(Stored data entries)
=== Section Start ===

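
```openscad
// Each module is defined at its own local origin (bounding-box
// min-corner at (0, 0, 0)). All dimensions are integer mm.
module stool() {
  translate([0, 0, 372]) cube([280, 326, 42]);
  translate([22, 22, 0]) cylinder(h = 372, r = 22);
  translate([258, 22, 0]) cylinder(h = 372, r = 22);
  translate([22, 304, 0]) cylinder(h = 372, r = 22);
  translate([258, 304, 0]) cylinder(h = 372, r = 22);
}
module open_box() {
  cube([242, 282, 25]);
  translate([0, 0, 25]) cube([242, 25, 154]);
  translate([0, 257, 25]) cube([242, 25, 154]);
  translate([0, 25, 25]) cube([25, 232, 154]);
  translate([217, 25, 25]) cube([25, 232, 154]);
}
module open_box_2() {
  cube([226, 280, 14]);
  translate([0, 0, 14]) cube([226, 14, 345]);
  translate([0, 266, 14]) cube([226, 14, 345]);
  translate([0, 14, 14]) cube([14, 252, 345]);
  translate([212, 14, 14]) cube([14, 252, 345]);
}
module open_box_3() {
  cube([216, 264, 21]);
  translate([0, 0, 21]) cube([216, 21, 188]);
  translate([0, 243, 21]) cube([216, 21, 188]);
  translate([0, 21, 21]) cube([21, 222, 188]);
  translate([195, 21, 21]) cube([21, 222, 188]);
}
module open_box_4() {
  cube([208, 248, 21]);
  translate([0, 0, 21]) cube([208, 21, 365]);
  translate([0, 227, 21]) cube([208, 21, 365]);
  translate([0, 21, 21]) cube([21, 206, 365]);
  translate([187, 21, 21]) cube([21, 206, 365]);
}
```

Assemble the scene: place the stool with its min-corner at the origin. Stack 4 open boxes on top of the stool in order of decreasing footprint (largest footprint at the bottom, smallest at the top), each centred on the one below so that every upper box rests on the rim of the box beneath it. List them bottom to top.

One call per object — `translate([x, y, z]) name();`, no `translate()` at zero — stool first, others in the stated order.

stool();
translate([19, 22, 414]) open_box();
translate([27, 23, 593]) open_box_2();
translate([32, 31, 952]) open_box_3();
translate([36, 39, 1161]) open_box_4();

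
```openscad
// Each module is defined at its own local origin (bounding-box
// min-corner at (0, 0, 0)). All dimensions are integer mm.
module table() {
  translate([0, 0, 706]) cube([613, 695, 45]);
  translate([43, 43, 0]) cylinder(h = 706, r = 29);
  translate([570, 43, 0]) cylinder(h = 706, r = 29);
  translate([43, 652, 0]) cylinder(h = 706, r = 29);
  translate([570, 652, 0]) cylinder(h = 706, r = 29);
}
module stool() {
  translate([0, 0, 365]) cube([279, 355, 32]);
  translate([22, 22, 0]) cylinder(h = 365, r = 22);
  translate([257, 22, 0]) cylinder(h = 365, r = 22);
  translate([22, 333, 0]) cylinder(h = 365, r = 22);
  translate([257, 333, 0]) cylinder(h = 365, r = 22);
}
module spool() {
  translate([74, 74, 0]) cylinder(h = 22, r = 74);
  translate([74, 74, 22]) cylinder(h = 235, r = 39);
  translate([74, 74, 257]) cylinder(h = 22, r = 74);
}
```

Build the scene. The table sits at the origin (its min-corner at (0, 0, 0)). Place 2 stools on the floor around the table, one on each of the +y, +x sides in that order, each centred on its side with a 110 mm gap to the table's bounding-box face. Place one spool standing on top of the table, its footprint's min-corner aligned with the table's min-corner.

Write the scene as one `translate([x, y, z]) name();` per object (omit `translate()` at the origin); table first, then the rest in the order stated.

table();
translate([167, 805, 0]) stool();
translate([723, 170, 0]) stool();
translate([0, 0, 751]) spool();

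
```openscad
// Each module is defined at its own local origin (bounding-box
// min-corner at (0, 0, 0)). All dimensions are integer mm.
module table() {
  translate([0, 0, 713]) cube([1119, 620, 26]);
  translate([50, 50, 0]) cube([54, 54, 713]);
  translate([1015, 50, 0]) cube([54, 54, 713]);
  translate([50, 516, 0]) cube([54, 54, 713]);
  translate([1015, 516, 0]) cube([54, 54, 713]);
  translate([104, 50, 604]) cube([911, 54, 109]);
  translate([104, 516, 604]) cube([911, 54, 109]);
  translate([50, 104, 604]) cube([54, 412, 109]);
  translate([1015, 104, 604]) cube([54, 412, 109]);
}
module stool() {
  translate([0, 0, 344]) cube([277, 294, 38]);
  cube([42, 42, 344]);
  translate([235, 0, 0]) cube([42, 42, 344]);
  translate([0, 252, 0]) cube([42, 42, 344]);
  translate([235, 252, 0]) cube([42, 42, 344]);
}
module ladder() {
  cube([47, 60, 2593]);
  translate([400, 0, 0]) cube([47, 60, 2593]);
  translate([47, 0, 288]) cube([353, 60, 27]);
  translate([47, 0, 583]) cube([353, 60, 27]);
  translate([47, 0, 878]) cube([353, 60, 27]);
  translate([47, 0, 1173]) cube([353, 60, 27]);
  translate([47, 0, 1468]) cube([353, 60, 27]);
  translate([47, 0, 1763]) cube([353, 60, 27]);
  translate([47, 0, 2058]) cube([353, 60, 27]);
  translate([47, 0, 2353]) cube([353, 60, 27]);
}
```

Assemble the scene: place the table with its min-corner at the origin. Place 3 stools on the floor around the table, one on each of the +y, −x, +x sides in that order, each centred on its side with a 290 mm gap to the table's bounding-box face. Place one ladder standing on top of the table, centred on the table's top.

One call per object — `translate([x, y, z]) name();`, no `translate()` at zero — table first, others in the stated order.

table();
translate([421, 910, 0]) stool();
translate([-567, 163, 0]) stool();
translate([1409, 163, 0]) stool();
translate([336, 280, 739]) ladder();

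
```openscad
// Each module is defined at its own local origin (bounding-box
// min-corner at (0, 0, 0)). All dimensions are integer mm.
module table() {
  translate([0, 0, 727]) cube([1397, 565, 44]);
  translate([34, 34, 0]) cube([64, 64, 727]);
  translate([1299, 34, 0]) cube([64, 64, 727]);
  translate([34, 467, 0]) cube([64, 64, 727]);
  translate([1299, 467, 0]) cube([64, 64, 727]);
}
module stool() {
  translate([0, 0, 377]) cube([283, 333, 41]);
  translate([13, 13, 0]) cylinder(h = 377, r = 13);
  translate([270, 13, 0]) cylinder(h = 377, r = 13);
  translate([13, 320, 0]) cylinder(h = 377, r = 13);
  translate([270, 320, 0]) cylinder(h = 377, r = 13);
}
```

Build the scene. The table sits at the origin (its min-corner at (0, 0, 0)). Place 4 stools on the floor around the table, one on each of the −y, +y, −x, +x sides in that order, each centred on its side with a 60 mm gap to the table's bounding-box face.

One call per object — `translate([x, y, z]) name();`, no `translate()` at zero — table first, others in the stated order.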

=== Section End ===

→ **Brief**
Locate the word "Build" in the records and collect each line it appears in.

→ **Task solution**
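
Build the scene. The table sits at the origin (its min-corner at (0, 0, 0)). Place 2 stools on the floor around the table, one on each of the +y, +x sides in that order, each centred on its side with a 110 mm gap to the table's bounding-box face. Place one spool standing on top of the table, its footprint's min-corner aligned with the table's min-corner.
Build the scene. The table sits at the origin (its min-corner at (0, 0, 0)). Place 4 stools on the floor around the table, one on each of the −y, +y, −x, +x sides in that order, each centred on its side with a 60 mm gap to the table's bounding-box face.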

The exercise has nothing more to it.